• **Entries shown**:
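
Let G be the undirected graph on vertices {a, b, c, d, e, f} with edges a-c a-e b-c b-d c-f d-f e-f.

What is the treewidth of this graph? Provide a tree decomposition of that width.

Every bag has size at most 3, so the width is 3 − 1 = 2 and tw(G) ≤ 2. Since a–e–f–c–a is a cycle in G, G is not acyclic. Forests are exactly the graphs of treewidth ≤ 1, so tw(G) ≥ 2. The upper and lower bounds meet at 2, so that is the treewidth.

Treewidth 2.
One such decomposition:
Bags: B1 = {a, c, e}  B2 = {c, e, f}  B3 = {b, c, f}  B4 = {b, d, f}
Tree: B1–B2, B2–B3, B3–B4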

• **What you will do**: Output the line containing "What is the" and all lines after it to the end of the records, exactly as given.

• **Exercise answer**:
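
What is the treewidth of this graph? Provide a tree decomposition of that width.

Every bag has size at most 3, so the width is 3 − 1 = 2 and tw(G) ≤ 2. Since a–e–f–c–a is a cycle in G, G is not acyclic. Forests are exactly the graphs of treewidth ≤ 1, so tw(G) ≥ 2. The upper and lower bounds meet at 2, so that is the treewidth.

Treewidth 2.
One such decomposition:
Bags: B1 = {a, c, e}  B2 = {c, e, f}  B3 = {b, c, f}  B4 = {b, d, f}
Tree: B1–B2, B2–B3, B3–B4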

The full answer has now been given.